[Saved data entries]
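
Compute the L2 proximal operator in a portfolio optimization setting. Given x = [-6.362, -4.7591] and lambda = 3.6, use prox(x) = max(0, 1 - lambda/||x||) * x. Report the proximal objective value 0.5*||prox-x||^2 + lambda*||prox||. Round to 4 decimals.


Step 1: Compute ||x||.
||x|| = 7.9451
Step 2: Compute scaling factor.
scale = max(0, 1 - 3.6/7.9451) = 0.5469
Step 3: prox(x) = [-3.4793, -2.6027]
||prox(x)|| = 4.3451
Step 4: Proximal objective.
0.5*||prox-x||^2 = 6.48
lambda*||prox|| = 15.6424
Total = 22.1222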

Task statement
Keeping every line exactly as it is, copy all the records.

Result below
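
Compute the L2 proximal operator in a portfolio optimization setting. Given x = [-6.362, -4.7591] and lambda = 3.6, use prox(x) = max(0, 1 - lambda/||x||) * x. Report the proximal objective value 0.5*||prox-x||^2 + lambda*||prox||. Round to 4 decimals.


Step 1: Compute ||x||.
||x|| = 7.9451
Step 2: Compute scaling factor.
scale = max(0, 1 - 3.6/7.9451) = 0.5469
Step 3: prox(x) = [-3.4793, -2.6027]
||prox(x)|| = 4.3451
Step 4: Proximal objective.
0.5*||prox-x||^2 = 6.48
lambda*||prox|| = 15.6424
Total = 22.1222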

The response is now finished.